Work to be completed: Write out all the entries below without any change.

(Stored data entries)

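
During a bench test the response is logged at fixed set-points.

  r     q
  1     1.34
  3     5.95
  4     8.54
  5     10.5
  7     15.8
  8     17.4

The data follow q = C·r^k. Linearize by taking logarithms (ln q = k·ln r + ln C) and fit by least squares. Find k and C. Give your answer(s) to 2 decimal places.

k = 1.24, C = 1.42

Linearized form: ln q = k·ln r + ln C. From the 6 transformed points,
Σln r = 8.1197, Σ(ln r)² = 13.8297, Σln q = 12.1887, Σln r·ln q = 20.0275.
Equations: 13.8297·k + 8.1197·ln C = 20.0275;  8.1197·k + 6·ln C = 12.1887.
Slope k = (n·Σln r·ln q − Σln r·Σln q)/(n·Σ(ln r)² − (Σln r)²) = (6·20.0275 − 8.1197·12.1887)/17.0487 = 1.24330; ln C = (Σln q − k·Σln r)/n = 0.34890, so C = exp(0.34890) = 1.41751.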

Result of this task:
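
During a bench test the response is logged at fixed set-points.

  r     q
  1     1.34
  3     5.95
  4     8.54
  5     10.5
  7     15.8
  8     17.4

The data follow q = C·r^k. Linearize by taking logarithms (ln q = k·ln r + ln C) and fit by least squares. Find k and C. Give your answer(s) to 2 decimal places.

k = 1.24, C = 1.42

Linearized form: ln q = k·ln r + ln C. From the 6 transformed points,
Σln r = 8.1197, Σ(ln r)² = 13.8297, Σln q = 12.1887, Σln r·ln q = 20.0275.
Equations: 13.8297·k + 8.1197·ln C = 20.0275;  8.1197·k + 6·ln C = 12.1887.
Slope k = (n·Σln r·ln q − Σln r·Σln q)/(n·Σ(ln r)² − (Σln r)²) = (6·20.0275 − 8.1197·12.1887)/17.0487 = 1.24330; ln C = (Σln q − k·Σln r)/n = 0.34890, so C = exp(0.34890) = 1.41751.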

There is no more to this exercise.